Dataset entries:
- - -

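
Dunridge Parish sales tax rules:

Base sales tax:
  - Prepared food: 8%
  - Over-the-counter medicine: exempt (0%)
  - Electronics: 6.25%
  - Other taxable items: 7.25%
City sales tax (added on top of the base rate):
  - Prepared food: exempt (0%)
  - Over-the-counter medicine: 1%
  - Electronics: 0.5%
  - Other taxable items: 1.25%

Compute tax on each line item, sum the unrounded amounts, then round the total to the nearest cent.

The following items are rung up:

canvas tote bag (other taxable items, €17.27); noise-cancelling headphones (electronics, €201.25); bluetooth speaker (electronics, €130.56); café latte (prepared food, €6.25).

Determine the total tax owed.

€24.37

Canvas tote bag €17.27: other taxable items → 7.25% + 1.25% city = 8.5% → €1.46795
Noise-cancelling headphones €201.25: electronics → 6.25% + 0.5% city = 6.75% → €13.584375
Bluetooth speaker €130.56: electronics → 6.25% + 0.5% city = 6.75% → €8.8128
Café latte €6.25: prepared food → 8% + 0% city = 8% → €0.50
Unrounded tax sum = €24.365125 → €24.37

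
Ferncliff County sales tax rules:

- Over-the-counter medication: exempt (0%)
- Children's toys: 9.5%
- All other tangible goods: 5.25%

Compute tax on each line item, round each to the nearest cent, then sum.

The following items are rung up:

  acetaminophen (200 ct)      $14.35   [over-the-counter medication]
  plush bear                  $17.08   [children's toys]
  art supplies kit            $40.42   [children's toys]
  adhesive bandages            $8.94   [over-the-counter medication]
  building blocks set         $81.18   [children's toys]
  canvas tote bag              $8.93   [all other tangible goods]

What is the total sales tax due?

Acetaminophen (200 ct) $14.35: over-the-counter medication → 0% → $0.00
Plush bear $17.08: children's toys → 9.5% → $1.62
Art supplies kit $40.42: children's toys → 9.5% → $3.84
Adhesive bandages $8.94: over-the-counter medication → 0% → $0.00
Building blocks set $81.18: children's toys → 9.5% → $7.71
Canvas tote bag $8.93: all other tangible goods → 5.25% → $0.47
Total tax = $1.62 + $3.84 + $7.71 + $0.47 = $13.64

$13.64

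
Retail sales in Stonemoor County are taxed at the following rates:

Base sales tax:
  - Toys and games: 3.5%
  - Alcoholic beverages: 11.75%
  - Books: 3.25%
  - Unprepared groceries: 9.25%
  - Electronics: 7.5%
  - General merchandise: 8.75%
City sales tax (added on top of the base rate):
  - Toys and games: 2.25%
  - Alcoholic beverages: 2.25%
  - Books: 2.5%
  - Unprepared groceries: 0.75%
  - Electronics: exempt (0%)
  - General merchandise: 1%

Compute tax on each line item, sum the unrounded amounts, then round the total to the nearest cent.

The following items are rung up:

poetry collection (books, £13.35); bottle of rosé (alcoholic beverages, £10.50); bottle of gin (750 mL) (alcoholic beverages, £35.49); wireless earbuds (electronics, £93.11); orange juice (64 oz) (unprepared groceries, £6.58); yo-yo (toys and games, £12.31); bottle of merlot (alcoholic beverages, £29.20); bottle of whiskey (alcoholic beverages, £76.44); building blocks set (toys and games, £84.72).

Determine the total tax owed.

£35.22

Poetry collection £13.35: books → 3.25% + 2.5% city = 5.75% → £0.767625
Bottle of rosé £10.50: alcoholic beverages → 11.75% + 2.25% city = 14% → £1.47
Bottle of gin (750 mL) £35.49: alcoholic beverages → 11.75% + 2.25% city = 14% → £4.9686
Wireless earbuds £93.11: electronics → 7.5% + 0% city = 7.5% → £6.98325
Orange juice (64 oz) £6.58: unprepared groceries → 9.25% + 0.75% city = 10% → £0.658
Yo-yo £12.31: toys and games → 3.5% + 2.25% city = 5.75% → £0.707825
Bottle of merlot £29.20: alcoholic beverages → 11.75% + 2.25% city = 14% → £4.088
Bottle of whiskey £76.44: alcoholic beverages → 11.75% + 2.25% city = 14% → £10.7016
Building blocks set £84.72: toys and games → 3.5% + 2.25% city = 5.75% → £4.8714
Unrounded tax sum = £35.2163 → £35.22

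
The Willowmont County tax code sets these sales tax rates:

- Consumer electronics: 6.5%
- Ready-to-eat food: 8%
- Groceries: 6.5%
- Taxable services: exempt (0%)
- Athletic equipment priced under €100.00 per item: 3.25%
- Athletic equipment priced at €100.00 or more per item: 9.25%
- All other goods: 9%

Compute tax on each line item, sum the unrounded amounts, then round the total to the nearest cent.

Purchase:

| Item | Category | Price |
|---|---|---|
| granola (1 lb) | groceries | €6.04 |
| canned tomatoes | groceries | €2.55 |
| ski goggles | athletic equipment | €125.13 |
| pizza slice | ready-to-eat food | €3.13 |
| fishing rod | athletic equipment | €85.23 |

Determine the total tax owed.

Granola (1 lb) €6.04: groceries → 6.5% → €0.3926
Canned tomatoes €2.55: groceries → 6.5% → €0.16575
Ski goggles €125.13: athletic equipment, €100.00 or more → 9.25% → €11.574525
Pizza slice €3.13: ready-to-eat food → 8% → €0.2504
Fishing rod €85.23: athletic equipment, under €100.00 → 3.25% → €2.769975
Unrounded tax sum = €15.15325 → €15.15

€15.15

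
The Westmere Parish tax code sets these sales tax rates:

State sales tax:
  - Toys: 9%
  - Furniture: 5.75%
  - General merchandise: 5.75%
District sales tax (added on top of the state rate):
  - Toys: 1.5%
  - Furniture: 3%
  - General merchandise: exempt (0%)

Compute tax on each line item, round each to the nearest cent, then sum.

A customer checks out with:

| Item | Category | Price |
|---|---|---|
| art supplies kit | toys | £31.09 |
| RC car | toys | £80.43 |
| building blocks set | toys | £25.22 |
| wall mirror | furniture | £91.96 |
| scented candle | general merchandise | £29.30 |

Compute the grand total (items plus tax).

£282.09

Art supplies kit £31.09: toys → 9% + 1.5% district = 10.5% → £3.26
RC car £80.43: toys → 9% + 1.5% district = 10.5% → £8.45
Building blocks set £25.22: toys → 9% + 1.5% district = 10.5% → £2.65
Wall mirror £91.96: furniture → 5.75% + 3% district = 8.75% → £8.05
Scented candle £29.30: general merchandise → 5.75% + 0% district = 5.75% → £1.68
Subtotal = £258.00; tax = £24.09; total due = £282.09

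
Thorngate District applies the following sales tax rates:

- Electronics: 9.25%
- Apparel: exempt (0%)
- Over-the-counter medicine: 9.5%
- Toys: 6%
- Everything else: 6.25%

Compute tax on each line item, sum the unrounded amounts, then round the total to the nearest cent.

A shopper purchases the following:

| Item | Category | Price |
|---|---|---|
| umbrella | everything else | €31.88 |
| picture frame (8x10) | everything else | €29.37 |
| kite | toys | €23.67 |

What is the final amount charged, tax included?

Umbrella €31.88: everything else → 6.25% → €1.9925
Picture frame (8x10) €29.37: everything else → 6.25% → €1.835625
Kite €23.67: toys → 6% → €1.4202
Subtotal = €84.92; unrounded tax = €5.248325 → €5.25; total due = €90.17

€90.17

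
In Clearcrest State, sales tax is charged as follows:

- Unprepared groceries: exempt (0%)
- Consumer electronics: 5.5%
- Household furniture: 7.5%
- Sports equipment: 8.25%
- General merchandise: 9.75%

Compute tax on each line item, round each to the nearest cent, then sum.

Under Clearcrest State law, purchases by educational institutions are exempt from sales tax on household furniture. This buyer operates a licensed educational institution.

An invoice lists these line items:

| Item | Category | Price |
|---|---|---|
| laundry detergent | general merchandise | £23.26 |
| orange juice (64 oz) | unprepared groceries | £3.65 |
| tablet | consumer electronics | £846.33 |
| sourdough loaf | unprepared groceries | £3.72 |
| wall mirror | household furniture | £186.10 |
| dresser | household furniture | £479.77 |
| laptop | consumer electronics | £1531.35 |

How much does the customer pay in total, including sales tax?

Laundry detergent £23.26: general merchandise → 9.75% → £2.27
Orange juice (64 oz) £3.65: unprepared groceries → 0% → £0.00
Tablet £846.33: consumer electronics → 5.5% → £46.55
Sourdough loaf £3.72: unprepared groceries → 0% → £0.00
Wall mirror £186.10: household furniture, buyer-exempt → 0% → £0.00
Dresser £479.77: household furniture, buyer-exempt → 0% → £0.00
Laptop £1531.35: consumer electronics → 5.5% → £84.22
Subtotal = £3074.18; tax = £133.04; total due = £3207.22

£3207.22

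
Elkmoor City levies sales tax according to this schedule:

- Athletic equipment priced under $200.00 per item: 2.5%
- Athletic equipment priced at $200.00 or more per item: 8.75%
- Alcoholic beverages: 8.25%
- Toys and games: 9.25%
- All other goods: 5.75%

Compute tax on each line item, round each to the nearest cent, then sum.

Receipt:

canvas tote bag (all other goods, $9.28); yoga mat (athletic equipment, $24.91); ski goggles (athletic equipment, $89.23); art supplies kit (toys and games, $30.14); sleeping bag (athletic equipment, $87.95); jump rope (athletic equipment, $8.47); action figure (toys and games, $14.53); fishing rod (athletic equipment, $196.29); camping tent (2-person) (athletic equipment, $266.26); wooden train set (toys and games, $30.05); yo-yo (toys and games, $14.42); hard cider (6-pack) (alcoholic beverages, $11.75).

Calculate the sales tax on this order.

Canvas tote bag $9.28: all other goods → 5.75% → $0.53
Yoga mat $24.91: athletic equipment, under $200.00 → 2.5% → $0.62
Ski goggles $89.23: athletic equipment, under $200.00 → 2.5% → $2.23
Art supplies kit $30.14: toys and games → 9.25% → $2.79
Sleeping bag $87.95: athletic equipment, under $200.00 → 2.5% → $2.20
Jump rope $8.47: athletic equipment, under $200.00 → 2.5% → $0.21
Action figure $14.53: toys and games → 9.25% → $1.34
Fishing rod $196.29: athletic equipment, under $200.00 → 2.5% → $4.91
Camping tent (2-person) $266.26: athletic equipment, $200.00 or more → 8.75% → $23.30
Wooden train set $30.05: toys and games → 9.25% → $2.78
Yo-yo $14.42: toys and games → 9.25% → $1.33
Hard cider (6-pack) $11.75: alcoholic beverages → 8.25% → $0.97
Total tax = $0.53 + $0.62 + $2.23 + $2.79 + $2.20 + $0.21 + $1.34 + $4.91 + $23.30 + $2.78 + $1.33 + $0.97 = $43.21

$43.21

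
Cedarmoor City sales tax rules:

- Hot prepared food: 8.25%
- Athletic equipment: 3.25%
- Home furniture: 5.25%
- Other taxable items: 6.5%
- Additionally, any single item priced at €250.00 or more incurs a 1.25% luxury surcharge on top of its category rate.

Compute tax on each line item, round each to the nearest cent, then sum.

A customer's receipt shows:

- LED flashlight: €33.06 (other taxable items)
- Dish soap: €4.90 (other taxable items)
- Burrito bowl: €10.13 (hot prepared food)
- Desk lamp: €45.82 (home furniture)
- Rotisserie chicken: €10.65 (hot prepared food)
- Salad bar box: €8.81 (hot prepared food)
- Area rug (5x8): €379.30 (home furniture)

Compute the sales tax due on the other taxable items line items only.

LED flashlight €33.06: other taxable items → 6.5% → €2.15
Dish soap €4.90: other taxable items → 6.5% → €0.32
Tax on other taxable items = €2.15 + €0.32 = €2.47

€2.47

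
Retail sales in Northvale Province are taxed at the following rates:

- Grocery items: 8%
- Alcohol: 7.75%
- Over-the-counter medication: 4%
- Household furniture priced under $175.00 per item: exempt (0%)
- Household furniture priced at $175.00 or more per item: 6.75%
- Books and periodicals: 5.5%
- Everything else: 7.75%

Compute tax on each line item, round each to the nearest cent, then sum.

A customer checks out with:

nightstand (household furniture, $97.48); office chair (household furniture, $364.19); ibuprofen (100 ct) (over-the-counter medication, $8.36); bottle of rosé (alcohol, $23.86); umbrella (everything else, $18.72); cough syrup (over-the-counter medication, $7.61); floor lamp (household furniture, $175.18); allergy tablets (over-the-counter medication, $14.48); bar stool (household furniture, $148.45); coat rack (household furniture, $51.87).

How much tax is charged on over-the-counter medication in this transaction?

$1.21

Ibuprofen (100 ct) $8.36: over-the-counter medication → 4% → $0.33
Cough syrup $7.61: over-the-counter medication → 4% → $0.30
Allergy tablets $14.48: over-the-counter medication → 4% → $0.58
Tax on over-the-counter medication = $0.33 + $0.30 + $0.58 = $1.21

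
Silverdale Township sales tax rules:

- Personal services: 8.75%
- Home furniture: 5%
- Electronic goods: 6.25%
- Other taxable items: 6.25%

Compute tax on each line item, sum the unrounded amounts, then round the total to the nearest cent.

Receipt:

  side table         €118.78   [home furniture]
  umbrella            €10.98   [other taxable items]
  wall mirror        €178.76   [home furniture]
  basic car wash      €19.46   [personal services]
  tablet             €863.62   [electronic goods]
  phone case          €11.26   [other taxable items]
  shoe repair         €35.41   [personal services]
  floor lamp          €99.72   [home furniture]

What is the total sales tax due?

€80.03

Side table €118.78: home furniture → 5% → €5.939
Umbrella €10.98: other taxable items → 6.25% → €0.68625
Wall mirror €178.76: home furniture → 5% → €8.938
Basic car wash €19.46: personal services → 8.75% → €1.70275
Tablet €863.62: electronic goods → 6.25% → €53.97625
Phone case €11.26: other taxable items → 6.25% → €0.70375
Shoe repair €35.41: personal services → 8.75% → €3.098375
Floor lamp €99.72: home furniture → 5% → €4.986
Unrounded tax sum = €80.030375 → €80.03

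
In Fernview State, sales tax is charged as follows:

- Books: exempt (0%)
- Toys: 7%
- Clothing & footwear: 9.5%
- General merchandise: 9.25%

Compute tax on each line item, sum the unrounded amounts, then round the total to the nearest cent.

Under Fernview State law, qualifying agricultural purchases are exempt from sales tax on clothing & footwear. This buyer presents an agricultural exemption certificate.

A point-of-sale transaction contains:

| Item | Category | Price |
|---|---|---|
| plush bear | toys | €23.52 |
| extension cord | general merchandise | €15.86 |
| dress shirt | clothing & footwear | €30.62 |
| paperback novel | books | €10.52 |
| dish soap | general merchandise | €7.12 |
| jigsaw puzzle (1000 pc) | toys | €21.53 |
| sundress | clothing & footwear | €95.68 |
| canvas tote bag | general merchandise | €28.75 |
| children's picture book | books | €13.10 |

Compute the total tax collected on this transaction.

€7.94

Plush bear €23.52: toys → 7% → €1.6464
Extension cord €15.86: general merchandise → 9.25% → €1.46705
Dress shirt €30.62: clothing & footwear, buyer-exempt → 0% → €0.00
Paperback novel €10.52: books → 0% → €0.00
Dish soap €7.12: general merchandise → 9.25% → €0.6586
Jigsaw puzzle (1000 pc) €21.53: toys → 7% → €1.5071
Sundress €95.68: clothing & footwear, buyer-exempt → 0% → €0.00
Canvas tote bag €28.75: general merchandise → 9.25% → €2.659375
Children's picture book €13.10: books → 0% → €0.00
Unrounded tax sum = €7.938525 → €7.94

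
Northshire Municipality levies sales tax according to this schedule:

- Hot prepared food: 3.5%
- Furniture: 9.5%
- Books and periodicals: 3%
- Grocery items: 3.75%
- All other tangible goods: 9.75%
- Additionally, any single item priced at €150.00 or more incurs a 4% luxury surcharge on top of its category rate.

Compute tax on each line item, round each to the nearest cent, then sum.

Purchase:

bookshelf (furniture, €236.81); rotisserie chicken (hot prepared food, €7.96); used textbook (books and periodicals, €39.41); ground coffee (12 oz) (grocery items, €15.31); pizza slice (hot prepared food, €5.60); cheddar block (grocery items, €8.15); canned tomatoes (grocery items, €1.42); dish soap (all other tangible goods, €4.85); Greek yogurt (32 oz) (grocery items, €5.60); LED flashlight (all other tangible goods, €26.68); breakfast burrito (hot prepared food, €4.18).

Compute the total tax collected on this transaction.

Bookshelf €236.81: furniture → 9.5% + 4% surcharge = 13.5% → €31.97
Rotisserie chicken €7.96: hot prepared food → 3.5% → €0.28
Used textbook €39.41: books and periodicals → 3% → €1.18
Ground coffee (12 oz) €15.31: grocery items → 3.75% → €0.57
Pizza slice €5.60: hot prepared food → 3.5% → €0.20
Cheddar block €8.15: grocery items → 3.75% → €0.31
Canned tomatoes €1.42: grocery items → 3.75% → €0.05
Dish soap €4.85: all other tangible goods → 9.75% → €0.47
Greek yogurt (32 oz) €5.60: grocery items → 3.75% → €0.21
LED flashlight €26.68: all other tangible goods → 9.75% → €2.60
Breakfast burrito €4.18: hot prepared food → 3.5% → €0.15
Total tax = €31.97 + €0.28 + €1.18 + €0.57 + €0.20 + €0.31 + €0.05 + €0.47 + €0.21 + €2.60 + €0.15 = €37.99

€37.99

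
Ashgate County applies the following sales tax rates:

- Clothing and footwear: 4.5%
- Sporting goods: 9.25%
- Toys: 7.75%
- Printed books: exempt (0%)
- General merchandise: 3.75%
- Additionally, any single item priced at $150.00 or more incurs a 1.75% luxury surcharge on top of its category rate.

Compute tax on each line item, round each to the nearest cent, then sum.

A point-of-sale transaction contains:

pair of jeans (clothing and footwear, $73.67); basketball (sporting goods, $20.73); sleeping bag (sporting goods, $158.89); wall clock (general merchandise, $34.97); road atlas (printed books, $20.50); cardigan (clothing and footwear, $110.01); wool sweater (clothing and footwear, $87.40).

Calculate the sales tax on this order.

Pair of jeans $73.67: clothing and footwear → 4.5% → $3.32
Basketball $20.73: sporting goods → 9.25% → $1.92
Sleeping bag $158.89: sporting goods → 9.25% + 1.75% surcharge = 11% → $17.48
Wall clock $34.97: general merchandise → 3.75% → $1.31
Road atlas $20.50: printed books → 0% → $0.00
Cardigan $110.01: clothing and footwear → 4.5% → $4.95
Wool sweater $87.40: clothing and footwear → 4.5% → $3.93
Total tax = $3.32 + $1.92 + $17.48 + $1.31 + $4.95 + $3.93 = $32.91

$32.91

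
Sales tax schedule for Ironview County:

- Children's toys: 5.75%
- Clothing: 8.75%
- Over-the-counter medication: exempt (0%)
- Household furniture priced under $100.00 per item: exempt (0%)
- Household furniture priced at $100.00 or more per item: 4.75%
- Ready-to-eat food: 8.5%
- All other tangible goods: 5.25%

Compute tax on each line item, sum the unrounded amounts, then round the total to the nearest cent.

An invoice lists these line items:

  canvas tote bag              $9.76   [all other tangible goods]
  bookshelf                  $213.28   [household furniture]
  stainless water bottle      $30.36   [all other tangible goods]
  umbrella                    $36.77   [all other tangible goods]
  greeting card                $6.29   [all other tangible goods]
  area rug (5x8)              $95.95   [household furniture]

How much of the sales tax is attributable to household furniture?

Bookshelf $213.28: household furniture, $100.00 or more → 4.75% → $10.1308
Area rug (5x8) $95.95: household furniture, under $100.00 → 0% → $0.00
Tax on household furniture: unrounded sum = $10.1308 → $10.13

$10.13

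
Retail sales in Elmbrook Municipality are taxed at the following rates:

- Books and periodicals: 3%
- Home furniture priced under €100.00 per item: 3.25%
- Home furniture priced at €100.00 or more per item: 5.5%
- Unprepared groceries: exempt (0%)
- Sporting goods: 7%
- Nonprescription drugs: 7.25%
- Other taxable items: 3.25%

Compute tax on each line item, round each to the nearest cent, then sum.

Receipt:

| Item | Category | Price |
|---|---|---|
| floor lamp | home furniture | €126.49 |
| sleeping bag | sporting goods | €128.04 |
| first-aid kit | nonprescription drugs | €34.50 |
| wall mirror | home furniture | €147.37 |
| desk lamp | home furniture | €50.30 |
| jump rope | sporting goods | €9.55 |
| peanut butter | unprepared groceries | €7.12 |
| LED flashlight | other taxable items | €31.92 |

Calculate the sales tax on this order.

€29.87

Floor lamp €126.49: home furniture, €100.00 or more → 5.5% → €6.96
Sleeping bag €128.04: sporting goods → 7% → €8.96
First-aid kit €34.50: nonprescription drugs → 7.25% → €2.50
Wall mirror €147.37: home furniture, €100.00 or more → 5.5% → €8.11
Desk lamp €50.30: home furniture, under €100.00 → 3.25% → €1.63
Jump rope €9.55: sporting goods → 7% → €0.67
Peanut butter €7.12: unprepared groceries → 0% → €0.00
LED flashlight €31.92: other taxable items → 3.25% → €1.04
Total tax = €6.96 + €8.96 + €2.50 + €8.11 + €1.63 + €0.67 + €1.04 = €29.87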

- - -

## Task brief
Print the records verbatim, stopping after the "- Electronics: 0.5%" line.

## Result of the exercise
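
Dunridge Parish sales tax rules:

Base sales tax:
  - Prepared food: 8%
  - Over-the-counter medicine: exempt (0%)
  - Electronics: 6.25%
  - Other taxable items: 7.25%
City sales tax (added on top of the base rate):
  - Prepared food: exempt (0%)
  - Over-the-counter medicine: 1%
  - Electronics: 0.5%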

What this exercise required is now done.